(Record extracts begins)

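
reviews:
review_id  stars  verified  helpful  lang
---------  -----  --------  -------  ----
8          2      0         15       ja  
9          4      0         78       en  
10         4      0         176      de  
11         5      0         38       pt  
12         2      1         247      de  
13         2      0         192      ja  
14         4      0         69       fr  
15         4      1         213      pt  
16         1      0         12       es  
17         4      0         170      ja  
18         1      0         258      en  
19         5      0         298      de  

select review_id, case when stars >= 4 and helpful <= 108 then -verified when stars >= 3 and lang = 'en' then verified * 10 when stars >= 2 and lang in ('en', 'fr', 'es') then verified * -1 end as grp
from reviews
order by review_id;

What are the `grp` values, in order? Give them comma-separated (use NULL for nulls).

NULL, 0, NULL, 0, NULL, NULL, 0, NULL, NULL, NULL, NULL, NULL

review_id=8: (no match → NULL) → NULL
review_id=9: stars >= 4 and helpful <= 108 → 0
review_id=10: (no match → NULL) → NULL
review_id=11: stars >= 4 and helpful <= 108 → 0
review_id=12: (no match → NULL) → NULL
review_id=13: (no match → NULL) → NULL
review_id=14: stars >= 4 and helpful <= 108 → 0
review_id=15: (no match → NULL) → NULL
review_id=16: (no match → NULL) → NULL
review_id=17: (no match → NULL) → NULL
review_id=18: (no match → NULL) → NULL
review_id=19: (no match → NULL) → NULL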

(Record extracts ends)

Task objective: Output the listing exactly. Leave no line out.

Problem solution:
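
reviews:
review_id  stars  verified  helpful  lang
---------  -----  --------  -------  ----
8          2      0         15       ja  
9          4      0         78       en  
10         4      0         176      de  
11         5      0         38       pt  
12         2      1         247      de  
13         2      0         192      ja  
14         4      0         69       fr  
15         4      1         213      pt  
16         1      0         12       es  
17         4      0         170      ja  
18         1      0         258      en  
19         5      0         298      de  

select review_id, case when stars >= 4 and helpful <= 108 then -verified when stars >= 3 and lang = 'en' then verified * 10 when stars >= 2 and lang in ('en', 'fr', 'es') then verified * -1 end as grp
from reviews
order by review_id;

What are the `grp` values, in order? Give them comma-separated (use NULL for nulls).

NULL, 0, NULL, 0, NULL, NULL, 0, NULL, NULL, NULL, NULL, NULL

review_id=8: (no match → NULL) → NULL
review_id=9: stars >= 4 and helpful <= 108 → 0
review_id=10: (no match → NULL) → NULL
review_id=11: stars >= 4 and helpful <= 108 → 0
review_id=12: (no match → NULL) → NULL
review_id=13: (no match → NULL) → NULL
review_id=14: stars >= 4 and helpful <= 108 → 0
review_id=15: (no match → NULL) → NULL
review_id=16: (no match → NULL) → NULL
review_id=17: (no match → NULL) → NULL
review_id=18: (no match → NULL) → NULL
review_id=19: (no match → NULL) → NULL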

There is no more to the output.